The response should contain every record, reproduced exactly.

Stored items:
——
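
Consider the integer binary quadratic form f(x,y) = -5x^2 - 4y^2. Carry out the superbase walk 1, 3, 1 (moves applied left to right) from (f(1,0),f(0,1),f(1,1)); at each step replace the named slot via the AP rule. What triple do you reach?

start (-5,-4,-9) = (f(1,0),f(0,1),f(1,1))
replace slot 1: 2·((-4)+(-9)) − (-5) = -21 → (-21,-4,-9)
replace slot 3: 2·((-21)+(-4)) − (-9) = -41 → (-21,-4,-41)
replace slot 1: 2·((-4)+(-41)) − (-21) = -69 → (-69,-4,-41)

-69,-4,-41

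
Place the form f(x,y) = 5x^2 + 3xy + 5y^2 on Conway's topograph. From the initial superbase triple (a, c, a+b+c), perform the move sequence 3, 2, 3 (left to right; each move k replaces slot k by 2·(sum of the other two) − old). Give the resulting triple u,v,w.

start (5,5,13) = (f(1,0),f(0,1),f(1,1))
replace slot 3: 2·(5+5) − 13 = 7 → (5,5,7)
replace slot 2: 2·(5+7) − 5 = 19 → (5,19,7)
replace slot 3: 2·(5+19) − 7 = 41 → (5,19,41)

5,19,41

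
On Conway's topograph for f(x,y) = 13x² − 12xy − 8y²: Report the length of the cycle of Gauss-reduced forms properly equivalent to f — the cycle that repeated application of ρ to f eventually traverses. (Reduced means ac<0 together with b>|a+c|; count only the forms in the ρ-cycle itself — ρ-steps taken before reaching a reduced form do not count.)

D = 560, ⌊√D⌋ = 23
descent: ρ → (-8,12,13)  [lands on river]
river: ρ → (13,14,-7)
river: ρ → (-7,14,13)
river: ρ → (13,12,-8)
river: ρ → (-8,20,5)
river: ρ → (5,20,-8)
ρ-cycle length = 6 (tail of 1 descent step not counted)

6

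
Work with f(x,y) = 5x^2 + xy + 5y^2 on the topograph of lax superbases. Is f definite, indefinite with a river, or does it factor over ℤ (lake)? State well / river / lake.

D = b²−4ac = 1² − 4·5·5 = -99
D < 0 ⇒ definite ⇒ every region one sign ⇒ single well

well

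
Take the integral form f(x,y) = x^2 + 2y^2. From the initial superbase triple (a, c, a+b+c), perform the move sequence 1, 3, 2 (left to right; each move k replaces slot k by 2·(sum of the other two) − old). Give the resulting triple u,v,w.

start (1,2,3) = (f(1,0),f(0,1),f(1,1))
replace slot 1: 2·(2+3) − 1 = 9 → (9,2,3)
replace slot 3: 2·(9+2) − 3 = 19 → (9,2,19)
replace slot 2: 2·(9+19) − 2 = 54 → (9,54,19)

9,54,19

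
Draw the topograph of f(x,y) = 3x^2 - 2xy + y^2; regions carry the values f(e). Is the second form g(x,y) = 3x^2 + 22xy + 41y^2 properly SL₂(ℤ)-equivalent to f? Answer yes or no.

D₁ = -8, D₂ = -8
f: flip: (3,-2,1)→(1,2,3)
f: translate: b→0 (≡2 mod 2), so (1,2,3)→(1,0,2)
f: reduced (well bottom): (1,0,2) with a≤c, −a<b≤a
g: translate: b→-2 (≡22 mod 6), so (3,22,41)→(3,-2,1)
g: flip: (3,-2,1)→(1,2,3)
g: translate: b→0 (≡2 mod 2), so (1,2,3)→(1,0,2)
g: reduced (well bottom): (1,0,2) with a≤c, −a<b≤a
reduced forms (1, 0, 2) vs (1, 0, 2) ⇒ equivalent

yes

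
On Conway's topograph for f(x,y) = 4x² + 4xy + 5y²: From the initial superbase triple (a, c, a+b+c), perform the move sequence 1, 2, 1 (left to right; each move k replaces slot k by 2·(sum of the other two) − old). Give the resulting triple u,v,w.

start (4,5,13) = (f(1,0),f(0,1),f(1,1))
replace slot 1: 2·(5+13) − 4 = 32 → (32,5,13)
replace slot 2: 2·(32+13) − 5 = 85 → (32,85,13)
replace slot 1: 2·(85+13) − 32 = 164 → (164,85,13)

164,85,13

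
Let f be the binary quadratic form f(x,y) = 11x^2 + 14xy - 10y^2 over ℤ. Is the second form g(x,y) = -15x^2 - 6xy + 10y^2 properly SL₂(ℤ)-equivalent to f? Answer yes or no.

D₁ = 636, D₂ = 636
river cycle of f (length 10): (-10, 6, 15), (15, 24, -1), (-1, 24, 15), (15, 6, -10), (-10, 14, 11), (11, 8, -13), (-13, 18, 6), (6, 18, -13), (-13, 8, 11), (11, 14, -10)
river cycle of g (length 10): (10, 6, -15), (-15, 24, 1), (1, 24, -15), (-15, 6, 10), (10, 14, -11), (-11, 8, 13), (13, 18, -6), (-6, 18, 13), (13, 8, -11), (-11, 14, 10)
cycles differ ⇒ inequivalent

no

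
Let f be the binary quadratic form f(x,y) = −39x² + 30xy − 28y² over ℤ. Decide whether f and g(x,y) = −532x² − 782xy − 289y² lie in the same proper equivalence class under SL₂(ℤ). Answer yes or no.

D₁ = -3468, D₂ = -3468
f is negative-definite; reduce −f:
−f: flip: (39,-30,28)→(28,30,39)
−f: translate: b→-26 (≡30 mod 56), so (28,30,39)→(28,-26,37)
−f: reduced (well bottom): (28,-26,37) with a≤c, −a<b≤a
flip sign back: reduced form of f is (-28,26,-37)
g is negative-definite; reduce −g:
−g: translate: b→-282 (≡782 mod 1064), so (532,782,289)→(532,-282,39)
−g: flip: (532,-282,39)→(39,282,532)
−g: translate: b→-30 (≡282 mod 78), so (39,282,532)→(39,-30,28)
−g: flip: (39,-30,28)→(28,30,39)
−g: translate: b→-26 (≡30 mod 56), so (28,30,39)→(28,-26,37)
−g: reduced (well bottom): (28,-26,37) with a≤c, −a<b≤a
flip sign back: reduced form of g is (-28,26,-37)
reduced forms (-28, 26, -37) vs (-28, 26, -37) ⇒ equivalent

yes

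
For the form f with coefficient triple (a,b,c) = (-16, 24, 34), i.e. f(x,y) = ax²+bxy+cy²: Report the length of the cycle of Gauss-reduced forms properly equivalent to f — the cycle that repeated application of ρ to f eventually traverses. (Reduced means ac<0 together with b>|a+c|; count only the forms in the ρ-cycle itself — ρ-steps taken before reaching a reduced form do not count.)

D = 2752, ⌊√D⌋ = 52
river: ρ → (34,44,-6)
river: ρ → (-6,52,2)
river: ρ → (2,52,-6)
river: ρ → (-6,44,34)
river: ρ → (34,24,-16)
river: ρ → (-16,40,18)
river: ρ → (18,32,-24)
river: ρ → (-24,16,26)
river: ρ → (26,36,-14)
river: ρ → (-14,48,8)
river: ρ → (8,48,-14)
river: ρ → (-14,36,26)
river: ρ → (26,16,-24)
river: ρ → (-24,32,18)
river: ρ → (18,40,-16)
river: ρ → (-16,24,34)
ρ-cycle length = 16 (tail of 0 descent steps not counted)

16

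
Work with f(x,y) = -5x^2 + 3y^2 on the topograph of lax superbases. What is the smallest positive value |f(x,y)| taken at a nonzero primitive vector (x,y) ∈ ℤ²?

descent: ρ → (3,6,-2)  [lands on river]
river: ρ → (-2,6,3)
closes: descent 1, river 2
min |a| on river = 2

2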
——
**Output below**
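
Consider the integer binary quadratic form f(x,y) = -5x^2 - 4y^2. Carry out the superbase walk 1, 3, 1 (moves applied left to right) from (f(1,0),f(0,1),f(1,1)); at each step replace the named slot via the AP rule. What triple do you reach?

start (-5,-4,-9) = (f(1,0),f(0,1),f(1,1))
replace slot 1: 2·((-4)+(-9)) − (-5) = -21 → (-21,-4,-9)
replace slot 3: 2·((-21)+(-4)) − (-9) = -41 → (-21,-4,-41)
replace slot 1: 2·((-4)+(-41)) − (-21) = -69 → (-69,-4,-41)

-69,-4,-41

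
Place the form f(x,y) = 5x^2 + 3xy + 5y^2 on Conway's topograph. From the initial superbase triple (a, c, a+b+c), perform the move sequence 3, 2, 3 (left to right; each move k replaces slot k by 2·(sum of the other two) − old). Give the resulting triple u,v,w.

start (5,5,13) = (f(1,0),f(0,1),f(1,1))
replace slot 3: 2·(5+5) − 13 = 7 → (5,5,7)
replace slot 2: 2·(5+7) − 5 = 19 → (5,19,7)
replace slot 3: 2·(5+19) − 7 = 41 → (5,19,41)

5,19,41

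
On Conway's topograph for f(x,y) = 13x² − 12xy − 8y²: Report the length of the cycle of Gauss-reduced forms properly equivalent to f — the cycle that repeated application of ρ to f eventually traverses. (Reduced means ac<0 together with b>|a+c|; count only the forms in the ρ-cycle itself — ρ-steps taken before reaching a reduced form do not count.)

D = 560, ⌊√D⌋ = 23
descent: ρ → (-8,12,13)  [lands on river]
river: ρ → (13,14,-7)
river: ρ → (-7,14,13)
river: ρ → (13,12,-8)
river: ρ → (-8,20,5)
river: ρ → (5,20,-8)
ρ-cycle length = 6 (tail of 1 descent step not counted)

6

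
Work with f(x,y) = 5x^2 + xy + 5y^2 on the topograph of lax superbases. Is f definite, indefinite with a river, or does it factor over ℤ (lake)? State well / river / lake.

D = b²−4ac = 1² − 4·5·5 = -99
D < 0 ⇒ definite ⇒ every region one sign ⇒ single well

well

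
Take the integral form f(x,y) = x^2 + 2y^2. From the initial superbase triple (a, c, a+b+c), perform the move sequence 1, 3, 2 (left to right; each move k replaces slot k by 2·(sum of the other two) − old). Give the resulting triple u,v,w.

start (1,2,3) = (f(1,0),f(0,1),f(1,1))
replace slot 1: 2·(2+3) − 1 = 9 → (9,2,3)
replace slot 3: 2·(9+2) − 3 = 19 → (9,2,19)
replace slot 2: 2·(9+19) − 2 = 54 → (9,54,19)

9,54,19

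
Draw the topograph of f(x,y) = 3x^2 - 2xy + y^2; regions carry the values f(e). Is the second form g(x,y) = 3x^2 + 22xy + 41y^2 properly SL₂(ℤ)-equivalent to f? Answer yes or no.

D₁ = -8, D₂ = -8
f: flip: (3,-2,1)→(1,2,3)
f: translate: b→0 (≡2 mod 2), so (1,2,3)→(1,0,2)
f: reduced (well bottom): (1,0,2) with a≤c, −a<b≤a
g: translate: b→-2 (≡22 mod 6), so (3,22,41)→(3,-2,1)
g: flip: (3,-2,1)→(1,2,3)
g: translate: b→0 (≡2 mod 2), so (1,2,3)→(1,0,2)
g: reduced (well bottom): (1,0,2) with a≤c, −a<b≤a
reduced forms (1, 0, 2) vs (1, 0, 2) ⇒ equivalent

yes

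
On Conway's topograph for f(x,y) = 4x² + 4xy + 5y²: From the initial superbase triple (a, c, a+b+c), perform the move sequence 1, 2, 1 (left to right; each move k replaces slot k by 2·(sum of the other two) − old). Give the resulting triple u,v,w.

start (4,5,13) = (f(1,0),f(0,1),f(1,1))
replace slot 1: 2·(5+13) − 4 = 32 → (32,5,13)
replace slot 2: 2·(32+13) − 5 = 85 → (32,85,13)
replace slot 1: 2·(85+13) − 32 = 164 → (164,85,13)

164,85,13

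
Let f be the binary quadratic form f(x,y) = 11x^2 + 14xy - 10y^2 over ℤ. Is the second form g(x,y) = -15x^2 - 6xy + 10y^2 properly SL₂(ℤ)-equivalent to f? Answer yes or no.

D₁ = 636, D₂ = 636
river cycle of f (length 10): (-10, 6, 15), (15, 24, -1), (-1, 24, 15), (15, 6, -10), (-10, 14, 11), (11, 8, -13), (-13, 18, 6), (6, 18, -13), (-13, 8, 11), (11, 14, -10)
river cycle of g (length 10): (10, 6, -15), (-15, 24, 1), (1, 24, -15), (-15, 6, 10), (10, 14, -11), (-11, 8, 13), (13, 18, -6), (-6, 18, 13), (13, 8, -11), (-11, 14, 10)
cycles differ ⇒ inequivalent

no

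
Let f be the binary quadratic form f(x,y) = −39x² + 30xy − 28y² over ℤ. Decide whether f and g(x,y) = −532x² − 782xy − 289y² lie in the same proper equivalence class under SL₂(ℤ). Answer yes or no.

D₁ = -3468, D₂ = -3468
f is negative-definite; reduce −f:
−f: flip: (39,-30,28)→(28,30,39)
−f: translate: b→-26 (≡30 mod 56), so (28,30,39)→(28,-26,37)
−f: reduced (well bottom): (28,-26,37) with a≤c, −a<b≤a
flip sign back: reduced form of f is (-28,26,-37)
g is negative-definite; reduce −g:
−g: translate: b→-282 (≡782 mod 1064), so (532,782,289)→(532,-282,39)
−g: flip: (532,-282,39)→(39,282,532)
−g: translate: b→-30 (≡282 mod 78), so (39,282,532)→(39,-30,28)
−g: flip: (39,-30,28)→(28,30,39)
−g: translate: b→-26 (≡30 mod 56), so (28,30,39)→(28,-26,37)
−g: reduced (well bottom): (28,-26,37) with a≤c, −a<b≤a
flip sign back: reduced form of g is (-28,26,-37)
reduced forms (-28, 26, -37) vs (-28, 26, -37) ⇒ equivalent

yes

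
For the form f with coefficient triple (a,b,c) = (-16, 24, 34), i.e. f(x,y) = ax²+bxy+cy²: Report the length of the cycle of Gauss-reduced forms properly equivalent to f — the cycle that repeated application of ρ to f eventually traverses. (Reduced means ac<0 together with b>|a+c|; count only the forms in the ρ-cycle itself — ρ-steps taken before reaching a reduced form do not count.)

D = 2752, ⌊√D⌋ = 52
river: ρ → (34,44,-6)
river: ρ → (-6,52,2)
river: ρ → (2,52,-6)
river: ρ → (-6,44,34)
river: ρ → (34,24,-16)
river: ρ → (-16,40,18)
river: ρ → (18,32,-24)
river: ρ → (-24,16,26)
river: ρ → (26,36,-14)
river: ρ → (-14,48,8)
river: ρ → (8,48,-14)
river: ρ → (-14,36,26)
river: ρ → (26,16,-24)
river: ρ → (-24,32,18)
river: ρ → (18,40,-16)
river: ρ → (-16,24,34)
ρ-cycle length = 16 (tail of 0 descent steps not counted)

16

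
Work with f(x,y) = -5x^2 + 3y^2 on the topograph of lax superbases. What is the smallest positive value |f(x,y)| taken at a nonzero primitive vector (x,y) ∈ ℤ²?

descent: ρ → (3,6,-2)  [lands on river]
river: ρ → (-2,6,3)
closes: descent 1, river 2
min |a| on river = 2

2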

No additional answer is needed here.